* **What is needed**: I'd like an exact copy of every line from the start of the entries below through the line containing "p(cons(V, a))) → p(e)", please.

════════════════

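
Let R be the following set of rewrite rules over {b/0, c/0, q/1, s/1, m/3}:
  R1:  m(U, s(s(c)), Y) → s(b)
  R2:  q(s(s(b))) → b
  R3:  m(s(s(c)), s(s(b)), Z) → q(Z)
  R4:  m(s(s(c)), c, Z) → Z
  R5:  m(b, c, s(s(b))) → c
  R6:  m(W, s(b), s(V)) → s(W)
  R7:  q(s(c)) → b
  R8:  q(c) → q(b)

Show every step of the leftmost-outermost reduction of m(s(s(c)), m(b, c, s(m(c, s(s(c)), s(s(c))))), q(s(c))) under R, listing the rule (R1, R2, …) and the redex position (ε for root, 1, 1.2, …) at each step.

b

1. m(s(s(c)), m(b, c, s(m(c, s(s(c)), s(s(c))))), q(s(c)))  →  m(s(s(c)), m(b, c, s(s(b))), q(s(c)))   [R1 at 2.3.1]
2. m(s(s(c)), m(b, c, s(s(b))), q(s(c)))  →  m(s(s(c)), c, q(s(c)))   [R5 at 2]
3. m(s(s(c)), c, q(s(c)))  →  q(s(c))   [R4 at ε]
4. q(s(c))  →  b   [R7 at ε]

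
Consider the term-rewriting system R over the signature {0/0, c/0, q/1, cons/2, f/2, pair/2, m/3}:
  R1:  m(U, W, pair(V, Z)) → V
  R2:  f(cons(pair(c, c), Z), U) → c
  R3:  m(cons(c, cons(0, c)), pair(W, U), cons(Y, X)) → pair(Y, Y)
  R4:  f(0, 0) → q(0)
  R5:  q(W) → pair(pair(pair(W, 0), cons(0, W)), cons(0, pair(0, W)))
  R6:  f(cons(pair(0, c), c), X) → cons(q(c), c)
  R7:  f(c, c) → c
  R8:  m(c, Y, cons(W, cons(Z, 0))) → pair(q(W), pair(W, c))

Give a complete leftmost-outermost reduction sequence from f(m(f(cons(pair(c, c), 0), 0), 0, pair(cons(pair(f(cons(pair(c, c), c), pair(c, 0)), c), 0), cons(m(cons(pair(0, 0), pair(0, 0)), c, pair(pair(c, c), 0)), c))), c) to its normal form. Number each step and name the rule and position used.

c

1. f(m(f(cons(pair(c, c), 0), 0), 0, pair(cons(pair(f(cons(pair(c, c), c), pair(c, 0)), c), 0), cons(m(cons(pair(0, 0), pair(0, 0)), c, pair(pair(c, c), 0)), c))), c)  →  f(cons(pair(f(cons(pair(c, c), c), pair(c, 0)), c), 0), c)   [R1 at 1]
2. f(cons(pair(f(cons(pair(c, c), c), pair(c, 0)), c), 0), c)  →  f(cons(pair(c, c), 0), c)   [R2 at 1.1.1]
3. f(cons(pair(c, c), 0), c)  →  c   [R2 at ε]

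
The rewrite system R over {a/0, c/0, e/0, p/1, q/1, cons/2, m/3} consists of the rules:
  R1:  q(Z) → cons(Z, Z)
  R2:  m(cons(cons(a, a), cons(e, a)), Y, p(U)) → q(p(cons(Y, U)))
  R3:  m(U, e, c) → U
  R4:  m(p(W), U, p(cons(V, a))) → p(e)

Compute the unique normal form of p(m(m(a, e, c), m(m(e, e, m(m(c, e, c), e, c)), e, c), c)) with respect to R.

p(a)

1. p(m(m(a, e, c), m(m(e, e, m(m(c, e, c), e, c)), e, c), c))  →  p(m(a, m(m(e, e, m(m(c, e, c), e, c)), e, c), c))   [R3 at 1.1]
2. p(m(a, m(m(e, e, m(m(c, e, c), e, c)), e, c), c))  →  p(m(a, m(e, e, m(m(c, e, c), e, c)), c))   [R3 at 1.2]
3. p(m(a, m(e, e, m(m(c, e, c), e, c)), c))  →  p(m(a, m(e, e, m(c, e, c)), c))   [R3 at 1.2.3]
4. p(m(a, m(e, e, m(c, e, c)), c))  →  p(m(a, m(e, e, c), c))   [R3 at 1.2.3]
5. p(m(a, m(e, e, c), c))  →  p(m(a, e, c))   [R3 at 1.2]
6. p(m(a, e, c))  →  p(a)   [R3 at 1]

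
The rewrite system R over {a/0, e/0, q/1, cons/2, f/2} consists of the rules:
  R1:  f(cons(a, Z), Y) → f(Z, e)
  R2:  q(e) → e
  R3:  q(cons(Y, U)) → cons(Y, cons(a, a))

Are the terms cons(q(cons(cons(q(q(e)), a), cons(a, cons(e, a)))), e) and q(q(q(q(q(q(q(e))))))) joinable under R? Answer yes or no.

no — NF(t₁) = cons(cons(cons(e, a), cons(a, a)), e), NF(t₂) = e

Reduce t₁ = cons(q(cons(cons(q(q(e)), a), cons(a, cons(e, a)))), e):
1. cons(q(cons(cons(q(q(e)), a), cons(a, cons(e, a)))), e)  →  cons(cons(cons(q(q(e)), a), cons(a, a)), e)   [R3 at 1]
2. cons(cons(cons(q(q(e)), a), cons(a, a)), e)  →  cons(cons(cons(q(e), a), cons(a, a)), e)   [R2 at 1.1.1.1]
3. cons(cons(cons(q(e), a), cons(a, a)), e)  →  cons(cons(cons(e, a), cons(a, a)), e)   [R2 at 1.1.1]

Reduce t₂ = q(q(q(q(q(q(q(e))))))):
1. q(q(q(q(q(q(q(e)))))))  →  q(q(q(q(q(q(e))))))   [R2 at 1.1.1.1.1.1]
2. q(q(q(q(q(q(e))))))  →  q(q(q(q(q(e)))))   [R2 at 1.1.1.1.1]
3. q(q(q(q(q(e)))))  →  q(q(q(q(e))))   [R2 at 1.1.1.1]
4. q(q(q(q(e))))  →  q(q(q(e)))   [R2 at 1.1.1]
5. q(q(q(e)))  →  q(q(e))   [R2 at 1.1]
6. q(q(e))  →  q(e)   [R2 at 1]
7. q(e)  →  e   [R2 at ε]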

════════════════

* **Exercise output**:
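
Let R be the following set of rewrite rules over {b/0, c/0, q/1, s/1, m/3}:
  R1:  m(U, s(s(c)), Y) → s(b)
  R2:  q(s(s(b))) → b
  R3:  m(s(s(c)), s(s(b)), Z) → q(Z)
  R4:  m(s(s(c)), c, Z) → Z
  R5:  m(b, c, s(s(b))) → c
  R6:  m(W, s(b), s(V)) → s(W)
  R7:  q(s(c)) → b
  R8:  q(c) → q(b)

Show every step of the leftmost-outermost reduction of m(s(s(c)), m(b, c, s(m(c, s(s(c)), s(s(c))))), q(s(c))) under R, listing the rule (R1, R2, …) and the redex position (ε for root, 1, 1.2, …) at each step.

b

1. m(s(s(c)), m(b, c, s(m(c, s(s(c)), s(s(c))))), q(s(c)))  →  m(s(s(c)), m(b, c, s(s(b))), q(s(c)))   [R1 at 2.3.1]
2. m(s(s(c)), m(b, c, s(s(b))), q(s(c)))  →  m(s(s(c)), c, q(s(c)))   [R5 at 2]
3. m(s(s(c)), c, q(s(c)))  →  q(s(c))   [R4 at ε]
4. q(s(c))  →  b   [R7 at ε]

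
Consider the term-rewriting system R over the signature {0/0, c/0, q/1, cons/2, f/2, pair/2, m/3}:
  R1:  m(U, W, pair(V, Z)) → V
  R2:  f(cons(pair(c, c), Z), U) → c
  R3:  m(cons(c, cons(0, c)), pair(W, U), cons(Y, X)) → pair(Y, Y)
  R4:  f(0, 0) → q(0)
  R5:  q(W) → pair(pair(pair(W, 0), cons(0, W)), cons(0, pair(0, W)))
  R6:  f(cons(pair(0, c), c), X) → cons(q(c), c)
  R7:  f(c, c) → c
  R8:  m(c, Y, cons(W, cons(Z, 0))) → pair(q(W), pair(W, c))

Give a complete leftmost-outermost reduction sequence from f(m(f(cons(pair(c, c), 0), 0), 0, pair(cons(pair(f(cons(pair(c, c), c), pair(c, 0)), c), 0), cons(m(cons(pair(0, 0), pair(0, 0)), c, pair(pair(c, c), 0)), c))), c) to its normal form. Number each step and name the rule and position used.

c

1. f(m(f(cons(pair(c, c), 0), 0), 0, pair(cons(pair(f(cons(pair(c, c), c), pair(c, 0)), c), 0), cons(m(cons(pair(0, 0), pair(0, 0)), c, pair(pair(c, c), 0)), c))), c)  →  f(cons(pair(f(cons(pair(c, c), c), pair(c, 0)), c), 0), c)   [R1 at 1]
2. f(cons(pair(f(cons(pair(c, c), c), pair(c, 0)), c), 0), c)  →  f(cons(pair(c, c), 0), c)   [R2 at 1.1.1]
3. f(cons(pair(c, c), 0), c)  →  c   [R2 at ε]

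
The rewrite system R over {a/0, c/0, e/0, p/1, q/1, cons/2, m/3} consists of the rules:
  R1:  q(Z) → cons(Z, Z)
  R2:  m(cons(cons(a, a), cons(e, a)), Y, p(U)) → q(p(cons(Y, U)))
  R3:  m(U, e, c) → U
  R4:  m(p(W), U, p(cons(V, a))) → p(e)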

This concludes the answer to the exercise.